What you will do: What are the lines from the one containing "A single-phase distribution" through the end of the listing below? Return them exactly, and only them.

━━━ Supplied data

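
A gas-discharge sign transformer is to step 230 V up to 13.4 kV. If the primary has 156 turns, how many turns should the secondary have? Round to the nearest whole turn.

N_s/N_p = V_s/V_p, so N_s = 156 × 13400/230 = 9088.7 ≈ 9089 turns.

N_s = 9089 turns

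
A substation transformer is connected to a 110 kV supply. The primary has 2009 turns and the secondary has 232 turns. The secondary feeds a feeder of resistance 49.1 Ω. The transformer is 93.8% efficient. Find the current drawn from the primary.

I_p ≈ 31.9 A

V_s = 110000 × 232/2009 = 12703 V.
I_s = V_s/R = 12703/49.1 = 258.71 A.
P_out = V_s I_s = 12703 × 258.71 = 3.2864×10^6 W.
P_in = P_out/η = 3.2864×10^6/0.938 = 3.5036×10^6 W.
I_p = P_in/V_p = 3.5036×10^6/110000 = 31.9 A.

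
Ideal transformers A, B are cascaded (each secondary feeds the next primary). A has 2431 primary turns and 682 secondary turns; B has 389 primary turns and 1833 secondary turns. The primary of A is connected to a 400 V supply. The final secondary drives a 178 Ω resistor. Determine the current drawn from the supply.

After A: V = 400.00 × 682/2431 = 112.22 V.
After B: V = 112.22 × 1833/389 = 528.78 V.
I_load = 528.78/178 = 2.9707 A, so P_out = 528.78 × 2.9707 = 1570.8 W.
All ideal ⇒ P_in = P_out, so I_supply = 1570.8/400 = 3.93 A.

I_supply ≈ 3.93 A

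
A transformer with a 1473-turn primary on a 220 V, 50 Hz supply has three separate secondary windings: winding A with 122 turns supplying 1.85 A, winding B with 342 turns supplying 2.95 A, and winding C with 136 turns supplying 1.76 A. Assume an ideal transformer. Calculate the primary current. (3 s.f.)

V_A = 220 × 122/1473 = 18.221 V; V_B = 220 × 342/1473 = 51.079 V; V_C = 220 × 136/1473 = 20.312 V.
P_out = V_A I_A + V_B I_B + V_C I_C = 18.221×1.85 + 51.079×2.95 + 20.312×1.76 = 33.709 + 150.68 + 35.750 = 220.14 W.
Ideal ⇒ P_in = P_out, so I_p = P_out/V_p = 220.14/220 = 1.00 A.

I_p ≈ 1.00 A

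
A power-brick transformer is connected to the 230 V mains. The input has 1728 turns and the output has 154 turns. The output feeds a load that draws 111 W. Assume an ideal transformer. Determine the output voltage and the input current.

V_out = V_in × N_out/N_in = 230 × 154/1728 = 20.498 V.
I_out = P/V_out = 111/20.498 = 5.4152 A.
I_in = I_out × N_out/N_in = 5.4152 × 154/1728 = 0.483 A.

V_out ≈ 20.5 V, I_in ≈ 0.483 A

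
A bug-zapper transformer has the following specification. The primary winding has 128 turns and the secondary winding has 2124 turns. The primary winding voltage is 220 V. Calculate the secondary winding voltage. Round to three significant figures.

V_s ≈ 3650 V

V_s/V_p = N_s/N_p, so V_s = 220 × 2124/128 = 3650 V.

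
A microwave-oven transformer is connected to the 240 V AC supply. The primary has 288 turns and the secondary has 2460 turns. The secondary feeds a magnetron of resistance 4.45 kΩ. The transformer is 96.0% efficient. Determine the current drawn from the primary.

V_s = 240 × 2460/288 = 2050.0 V.
I_s = V_s/R = 2050.0/4450 = 0.46067 A.
P_out = V_s I_s = 2050.0 × 0.46067 = 944.38 W.
P_in = P_out/η = 944.38/0.960 = 983.73 W.
I_p = P_in/V_p = 983.73/240 = 4.10 A.

I_p ≈ 4.10 A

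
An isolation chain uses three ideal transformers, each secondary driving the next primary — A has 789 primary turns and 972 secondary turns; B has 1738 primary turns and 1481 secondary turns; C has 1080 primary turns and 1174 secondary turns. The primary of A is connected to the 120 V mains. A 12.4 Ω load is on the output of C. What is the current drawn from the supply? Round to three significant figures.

I_supply ≈ 12.6 A

After A: V = 120.00 × 972/789 = 147.83 V.
After B: V = 147.83 × 1481/1738 = 125.97 V.
After C: V = 125.97 × 1174/1080 = 136.94 V.
I_load = 136.94/12.4 = 11.043 A, so P_out = 136.94 × 11.043 = 1512.2 W.
All ideal ⇒ P_in = P_out, so I_supply = 1512.2/120 = 12.6 A.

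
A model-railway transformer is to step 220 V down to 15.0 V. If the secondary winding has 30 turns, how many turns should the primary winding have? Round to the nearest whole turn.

N_p = 440 turns

N_p/N_s = V_p/V_s, so N_p = 30 × 220/15.0 = 440.0 ≈ 440 turns.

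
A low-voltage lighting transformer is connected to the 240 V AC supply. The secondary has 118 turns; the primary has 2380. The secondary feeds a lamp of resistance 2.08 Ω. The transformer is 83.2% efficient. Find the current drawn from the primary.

I_p ≈ 0.341 A

V_s = 240 × 118/2380 = 11.899 V.
I_s = V_s/R = 11.899/2.08 = 5.7207 A.
P_out = V_s I_s = 11.899 × 5.7207 = 68.072 W.
P_in = P_out/η = 68.072/0.832 = 81.817 W.
I_p = P_in/V_p = 81.817/240 = 0.341 A.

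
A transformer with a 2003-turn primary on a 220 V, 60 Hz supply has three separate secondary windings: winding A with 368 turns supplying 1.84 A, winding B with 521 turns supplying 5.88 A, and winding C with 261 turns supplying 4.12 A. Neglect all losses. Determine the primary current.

V_A = 220 × 368/2003 = 40.419 V; V_B = 220 × 521/2003 = 57.224 V; V_C = 220 × 261/2003 = 28.667 V.
P_out = V_A I_A + V_B I_B + V_C I_C = 40.419×1.84 + 57.224×5.88 + 28.667×4.12 = 74.372 + 336.48 + 118.11 = 528.96 W.
Ideal ⇒ P_in = P_out, so I_p = P_out/V_p = 528.96/220 = 2.40 A.

I_p ≈ 2.40 A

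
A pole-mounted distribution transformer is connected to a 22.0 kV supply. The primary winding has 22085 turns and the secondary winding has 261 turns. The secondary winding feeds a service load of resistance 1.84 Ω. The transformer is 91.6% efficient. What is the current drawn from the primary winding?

I_p ≈ 1.82 A

V_s = 22000 × 261/22085 = 260.00 V.
I_s = V_s/R = 260.00/1.84 = 141.30 A.
P_out = V_s I_s = 260.00 × 141.30 = 36738 W.
P_in = P_out/η = 36738/0.916 = 40107 W.
I_p = P_in/V_p = 40107/22000 = 1.82 A.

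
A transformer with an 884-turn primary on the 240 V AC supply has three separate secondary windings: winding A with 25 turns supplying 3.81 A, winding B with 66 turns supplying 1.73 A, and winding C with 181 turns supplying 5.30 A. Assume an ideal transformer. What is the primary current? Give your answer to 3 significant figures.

V_A = 240 × 25/884 = 6.7873 V; V_B = 240 × 66/884 = 17.919 V; V_C = 240 × 181/884 = 49.140 V.
P_out = V_A I_A + V_B I_B + V_C I_C = 6.7873×3.81 + 17.919×1.73 + 49.140×5.30 = 25.860 + 30.999 + 260.44 = 317.30 W.
Ideal ⇒ P_in = P_out, so I_p = P_out/V_p = 317.30/240 = 1.32 A.

I_p ≈ 1.32 A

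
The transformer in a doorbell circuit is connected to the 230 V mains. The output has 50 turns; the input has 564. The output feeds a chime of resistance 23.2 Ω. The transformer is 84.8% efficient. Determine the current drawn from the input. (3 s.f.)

V_out = 230 × 50/564 = 20.390 V.
I_out = V_out/R = 20.390/23.2 = 0.87888 A.
P_out = V_out I_out = 20.390 × 0.87888 = 17.920 W.
P_in = P_out/η = 17.920/0.848 = 21.133 W.
I_in = P_in/V_in = 21.133/230 = 0.0919 A.

I_in ≈ 0.0919 A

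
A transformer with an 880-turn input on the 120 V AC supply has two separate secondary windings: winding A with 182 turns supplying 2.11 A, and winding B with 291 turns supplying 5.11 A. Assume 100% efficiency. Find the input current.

I_in ≈ 2.13 A

V_A = 120 × 182/880 = 24.818 V; V_B = 120 × 291/880 = 39.682 V.
P_out = V_A I_A + V_B I_B = 24.818×2.11 + 39.682×5.11 = 52.366 + 202.77 = 255.14 W.
Ideal ⇒ P_in = P_out, so I_in = P_out/V_in = 255.14/120 = 2.13 A.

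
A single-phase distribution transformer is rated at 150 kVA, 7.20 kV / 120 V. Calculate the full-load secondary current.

I_s = S/V_s = 150000/120 = 1250 A.

I_s ≈ 1250 A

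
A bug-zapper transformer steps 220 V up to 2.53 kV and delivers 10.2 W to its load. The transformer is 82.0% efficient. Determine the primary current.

P_in = P_out/η = 10.2/0.820 = 12.439 W.
I_p = P_in/V_p = 12.439/220 = 0.0565 A.

I_p ≈ 0.0565 A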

━━━━━━

Answer section:
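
A single-phase distribution transformer is rated at 150 kVA, 7.20 kV / 120 V. Calculate the full-load secondary current.

I_s = S/V_s = 150000/120 = 1250 A.

I_s ≈ 1250 A

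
A bug-zapper transformer steps 220 V up to 2.53 kV and delivers 10.2 W to its load. The transformer is 82.0% efficient. Determine the primary current.

P_in = P_out/η = 10.2/0.820 = 12.439 W.
I_p = P_in/V_p = 12.439/220 = 0.0565 A.

I_p ≈ 0.0565 A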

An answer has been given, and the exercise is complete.